* Problem details: Collect every line below that contains the word "ciphertext".

(Recorded data begins)

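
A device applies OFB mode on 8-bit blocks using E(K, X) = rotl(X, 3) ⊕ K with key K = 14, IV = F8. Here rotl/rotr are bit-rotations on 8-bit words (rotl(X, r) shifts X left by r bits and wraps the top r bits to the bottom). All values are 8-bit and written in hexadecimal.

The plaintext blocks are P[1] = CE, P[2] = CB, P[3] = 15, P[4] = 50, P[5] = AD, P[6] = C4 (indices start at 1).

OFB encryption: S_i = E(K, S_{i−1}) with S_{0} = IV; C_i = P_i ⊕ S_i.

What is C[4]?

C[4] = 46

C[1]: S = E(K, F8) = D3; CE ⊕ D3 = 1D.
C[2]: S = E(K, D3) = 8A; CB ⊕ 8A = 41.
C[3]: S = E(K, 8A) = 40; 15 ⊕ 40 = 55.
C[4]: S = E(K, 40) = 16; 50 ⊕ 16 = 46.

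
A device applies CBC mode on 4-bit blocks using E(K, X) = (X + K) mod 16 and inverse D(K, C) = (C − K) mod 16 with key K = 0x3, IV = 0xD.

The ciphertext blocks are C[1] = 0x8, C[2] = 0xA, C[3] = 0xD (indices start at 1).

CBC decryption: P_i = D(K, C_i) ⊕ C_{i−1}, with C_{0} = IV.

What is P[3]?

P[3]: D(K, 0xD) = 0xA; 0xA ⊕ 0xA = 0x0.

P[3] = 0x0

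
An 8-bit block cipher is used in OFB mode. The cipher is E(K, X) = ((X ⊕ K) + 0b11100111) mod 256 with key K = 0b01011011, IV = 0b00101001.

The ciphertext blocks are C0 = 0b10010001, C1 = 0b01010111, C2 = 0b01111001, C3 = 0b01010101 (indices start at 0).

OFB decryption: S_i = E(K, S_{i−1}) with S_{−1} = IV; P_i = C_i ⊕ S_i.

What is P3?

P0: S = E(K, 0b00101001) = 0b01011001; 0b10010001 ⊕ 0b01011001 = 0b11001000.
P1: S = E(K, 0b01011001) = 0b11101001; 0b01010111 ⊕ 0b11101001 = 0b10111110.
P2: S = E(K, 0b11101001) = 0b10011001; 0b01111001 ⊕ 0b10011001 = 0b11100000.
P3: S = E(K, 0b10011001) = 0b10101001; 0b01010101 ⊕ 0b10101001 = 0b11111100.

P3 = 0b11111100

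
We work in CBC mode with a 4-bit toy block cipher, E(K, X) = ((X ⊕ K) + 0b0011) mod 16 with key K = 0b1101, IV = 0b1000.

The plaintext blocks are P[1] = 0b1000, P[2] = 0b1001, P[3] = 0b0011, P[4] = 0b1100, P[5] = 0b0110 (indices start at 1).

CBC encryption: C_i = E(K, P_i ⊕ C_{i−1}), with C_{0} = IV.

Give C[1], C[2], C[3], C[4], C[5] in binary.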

(Recorded data ends)

* Answer to the problem:
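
The ciphertext blocks are C[1] = 0x8, C[2] = 0xA, C[3] = 0xD (indices start at 1).
The ciphertext blocks are C0 = 0b10010001, C1 = 0b01010111, C2 = 0b01111001, C3 = 0b01010101 (indices start at 0).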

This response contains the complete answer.